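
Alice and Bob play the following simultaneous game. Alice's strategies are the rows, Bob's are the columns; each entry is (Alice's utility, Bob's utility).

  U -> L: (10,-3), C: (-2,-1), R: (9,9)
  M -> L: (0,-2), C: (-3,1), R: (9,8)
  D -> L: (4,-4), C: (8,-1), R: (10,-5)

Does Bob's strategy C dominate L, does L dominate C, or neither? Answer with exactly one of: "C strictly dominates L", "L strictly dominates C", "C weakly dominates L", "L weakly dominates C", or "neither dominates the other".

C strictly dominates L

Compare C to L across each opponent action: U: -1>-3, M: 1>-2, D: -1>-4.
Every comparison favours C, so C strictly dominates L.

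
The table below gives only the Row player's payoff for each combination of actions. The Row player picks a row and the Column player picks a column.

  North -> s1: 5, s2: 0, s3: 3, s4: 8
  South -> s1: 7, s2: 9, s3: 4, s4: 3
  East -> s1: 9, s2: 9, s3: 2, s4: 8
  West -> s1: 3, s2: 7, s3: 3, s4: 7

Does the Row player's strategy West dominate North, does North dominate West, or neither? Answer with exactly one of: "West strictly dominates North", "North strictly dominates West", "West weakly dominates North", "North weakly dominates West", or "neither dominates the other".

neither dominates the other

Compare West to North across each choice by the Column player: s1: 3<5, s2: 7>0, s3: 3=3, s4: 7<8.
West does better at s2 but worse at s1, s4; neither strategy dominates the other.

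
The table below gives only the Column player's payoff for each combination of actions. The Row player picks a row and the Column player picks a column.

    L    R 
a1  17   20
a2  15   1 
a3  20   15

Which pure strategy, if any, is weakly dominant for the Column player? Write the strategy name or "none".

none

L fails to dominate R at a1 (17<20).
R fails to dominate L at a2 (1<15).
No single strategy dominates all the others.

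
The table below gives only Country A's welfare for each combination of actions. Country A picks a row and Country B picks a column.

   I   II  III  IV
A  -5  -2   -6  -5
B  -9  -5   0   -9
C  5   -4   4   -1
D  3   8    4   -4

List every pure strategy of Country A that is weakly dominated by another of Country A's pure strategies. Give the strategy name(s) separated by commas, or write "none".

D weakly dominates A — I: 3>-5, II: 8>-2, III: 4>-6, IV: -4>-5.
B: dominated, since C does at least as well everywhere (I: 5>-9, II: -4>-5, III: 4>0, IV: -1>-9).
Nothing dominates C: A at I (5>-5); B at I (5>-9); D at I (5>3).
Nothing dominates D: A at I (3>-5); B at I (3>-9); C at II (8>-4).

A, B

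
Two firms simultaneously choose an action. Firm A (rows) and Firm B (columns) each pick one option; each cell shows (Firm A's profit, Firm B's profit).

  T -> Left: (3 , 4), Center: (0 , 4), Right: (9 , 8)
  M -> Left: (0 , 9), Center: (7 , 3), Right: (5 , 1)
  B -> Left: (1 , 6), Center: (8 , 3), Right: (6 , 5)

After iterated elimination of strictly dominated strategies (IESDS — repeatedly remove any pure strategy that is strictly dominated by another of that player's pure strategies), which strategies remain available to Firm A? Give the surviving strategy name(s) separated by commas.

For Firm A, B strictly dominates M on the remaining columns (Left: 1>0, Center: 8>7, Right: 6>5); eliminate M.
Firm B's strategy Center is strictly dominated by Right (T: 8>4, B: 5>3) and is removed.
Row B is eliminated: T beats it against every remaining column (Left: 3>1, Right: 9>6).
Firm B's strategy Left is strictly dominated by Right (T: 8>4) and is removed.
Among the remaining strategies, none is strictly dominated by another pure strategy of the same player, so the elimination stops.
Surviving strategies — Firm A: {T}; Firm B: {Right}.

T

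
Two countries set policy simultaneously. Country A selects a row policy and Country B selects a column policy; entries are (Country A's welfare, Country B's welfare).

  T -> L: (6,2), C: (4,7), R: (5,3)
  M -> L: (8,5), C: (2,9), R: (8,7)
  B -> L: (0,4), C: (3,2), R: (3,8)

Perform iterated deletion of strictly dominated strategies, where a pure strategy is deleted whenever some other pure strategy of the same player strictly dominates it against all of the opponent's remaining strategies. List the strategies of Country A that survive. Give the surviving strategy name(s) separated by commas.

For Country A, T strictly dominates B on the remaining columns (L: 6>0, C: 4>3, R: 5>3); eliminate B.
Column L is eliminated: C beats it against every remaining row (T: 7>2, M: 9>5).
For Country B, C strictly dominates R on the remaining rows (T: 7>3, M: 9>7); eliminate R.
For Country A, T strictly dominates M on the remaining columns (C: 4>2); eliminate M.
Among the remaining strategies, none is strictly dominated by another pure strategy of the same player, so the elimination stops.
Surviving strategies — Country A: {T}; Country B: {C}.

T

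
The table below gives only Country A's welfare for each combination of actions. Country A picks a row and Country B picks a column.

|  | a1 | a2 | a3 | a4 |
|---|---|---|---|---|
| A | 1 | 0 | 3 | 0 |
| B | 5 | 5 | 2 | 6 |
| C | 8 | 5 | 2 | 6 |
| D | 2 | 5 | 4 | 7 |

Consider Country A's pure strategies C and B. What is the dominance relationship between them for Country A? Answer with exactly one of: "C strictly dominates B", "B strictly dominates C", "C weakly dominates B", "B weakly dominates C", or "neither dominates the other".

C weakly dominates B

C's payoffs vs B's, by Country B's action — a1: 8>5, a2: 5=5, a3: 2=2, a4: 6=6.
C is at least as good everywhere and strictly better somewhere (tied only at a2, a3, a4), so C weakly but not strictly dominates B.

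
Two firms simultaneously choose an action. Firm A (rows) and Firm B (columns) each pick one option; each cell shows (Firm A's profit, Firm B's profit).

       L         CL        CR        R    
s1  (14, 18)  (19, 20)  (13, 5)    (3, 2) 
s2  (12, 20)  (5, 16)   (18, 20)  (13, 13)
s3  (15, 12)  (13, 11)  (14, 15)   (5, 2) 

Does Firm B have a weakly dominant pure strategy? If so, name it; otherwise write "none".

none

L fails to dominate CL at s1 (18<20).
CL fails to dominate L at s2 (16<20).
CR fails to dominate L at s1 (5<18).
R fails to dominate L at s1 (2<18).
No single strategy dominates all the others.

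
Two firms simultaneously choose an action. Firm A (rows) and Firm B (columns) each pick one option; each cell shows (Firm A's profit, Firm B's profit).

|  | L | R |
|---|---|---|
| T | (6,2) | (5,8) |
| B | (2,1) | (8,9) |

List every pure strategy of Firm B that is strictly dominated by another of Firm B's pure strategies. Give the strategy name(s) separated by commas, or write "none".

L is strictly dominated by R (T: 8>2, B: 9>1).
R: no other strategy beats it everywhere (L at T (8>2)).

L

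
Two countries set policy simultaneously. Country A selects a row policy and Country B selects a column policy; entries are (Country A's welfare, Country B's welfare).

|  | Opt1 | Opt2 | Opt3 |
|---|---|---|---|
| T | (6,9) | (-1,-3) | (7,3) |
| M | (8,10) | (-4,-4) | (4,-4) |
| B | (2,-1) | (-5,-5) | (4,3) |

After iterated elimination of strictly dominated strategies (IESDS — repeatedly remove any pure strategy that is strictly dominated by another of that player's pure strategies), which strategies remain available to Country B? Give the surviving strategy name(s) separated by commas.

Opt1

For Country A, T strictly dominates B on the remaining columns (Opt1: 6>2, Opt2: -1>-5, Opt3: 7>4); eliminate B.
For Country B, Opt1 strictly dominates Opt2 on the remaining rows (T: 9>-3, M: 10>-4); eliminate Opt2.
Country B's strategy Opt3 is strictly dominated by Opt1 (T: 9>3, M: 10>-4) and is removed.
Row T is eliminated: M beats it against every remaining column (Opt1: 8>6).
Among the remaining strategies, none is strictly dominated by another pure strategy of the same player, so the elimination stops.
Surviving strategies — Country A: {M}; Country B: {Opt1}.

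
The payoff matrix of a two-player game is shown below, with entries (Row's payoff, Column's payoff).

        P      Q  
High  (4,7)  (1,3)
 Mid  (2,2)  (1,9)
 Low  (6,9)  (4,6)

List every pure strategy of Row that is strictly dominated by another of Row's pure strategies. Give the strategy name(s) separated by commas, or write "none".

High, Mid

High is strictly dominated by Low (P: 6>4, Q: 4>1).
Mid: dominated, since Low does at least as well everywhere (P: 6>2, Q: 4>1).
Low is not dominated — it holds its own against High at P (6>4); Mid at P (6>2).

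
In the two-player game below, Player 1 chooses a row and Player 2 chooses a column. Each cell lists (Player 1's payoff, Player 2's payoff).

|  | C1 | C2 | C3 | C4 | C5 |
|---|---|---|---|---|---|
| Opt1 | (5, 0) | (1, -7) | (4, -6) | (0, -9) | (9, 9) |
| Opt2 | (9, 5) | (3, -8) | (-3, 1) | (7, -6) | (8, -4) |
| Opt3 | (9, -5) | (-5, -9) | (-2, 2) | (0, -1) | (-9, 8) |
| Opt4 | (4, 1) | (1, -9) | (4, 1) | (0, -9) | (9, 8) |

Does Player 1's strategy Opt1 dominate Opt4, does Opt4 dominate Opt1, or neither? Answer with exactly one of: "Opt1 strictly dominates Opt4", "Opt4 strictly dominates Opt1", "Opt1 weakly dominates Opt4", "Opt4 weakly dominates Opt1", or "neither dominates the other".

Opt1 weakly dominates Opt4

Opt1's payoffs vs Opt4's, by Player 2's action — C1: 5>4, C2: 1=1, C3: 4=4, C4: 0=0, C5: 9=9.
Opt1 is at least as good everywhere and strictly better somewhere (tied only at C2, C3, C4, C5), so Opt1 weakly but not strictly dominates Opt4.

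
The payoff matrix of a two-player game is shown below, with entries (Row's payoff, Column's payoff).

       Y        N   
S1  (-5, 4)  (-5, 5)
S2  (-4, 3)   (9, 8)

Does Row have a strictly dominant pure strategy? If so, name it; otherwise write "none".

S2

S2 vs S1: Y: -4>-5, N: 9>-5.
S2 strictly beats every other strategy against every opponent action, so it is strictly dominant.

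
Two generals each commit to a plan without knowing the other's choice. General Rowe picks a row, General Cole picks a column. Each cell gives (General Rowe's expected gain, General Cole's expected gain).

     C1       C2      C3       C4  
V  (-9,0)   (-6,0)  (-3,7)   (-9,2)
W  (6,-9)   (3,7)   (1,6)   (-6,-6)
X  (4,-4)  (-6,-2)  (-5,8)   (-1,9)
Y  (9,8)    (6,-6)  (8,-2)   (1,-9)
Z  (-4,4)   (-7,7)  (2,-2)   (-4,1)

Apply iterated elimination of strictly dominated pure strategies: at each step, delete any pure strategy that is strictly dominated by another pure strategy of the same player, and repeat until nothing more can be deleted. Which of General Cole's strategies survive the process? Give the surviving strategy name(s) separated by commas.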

○ ○ ○ ○ ○ ○ ○

— WORK TASK —
From the material above, set down exactly the lines between the line holding "North -> s1: 5, s2: 0, s3: 3, s4: 8" and the line holding "West -> s1: 3, s2: 7, s3: 3, s4: 7", inclusive. Include nothing else.

— RESULT —
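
  North -> s1: 5, s2: 0, s3: 3, s4: 8
  South -> s1: 7, s2: 9, s3: 4, s4: 3
  East -> s1: 9, s2: 9, s3: 2, s4: 8
  West -> s1: 3, s2: 7, s3: 3, s4: 7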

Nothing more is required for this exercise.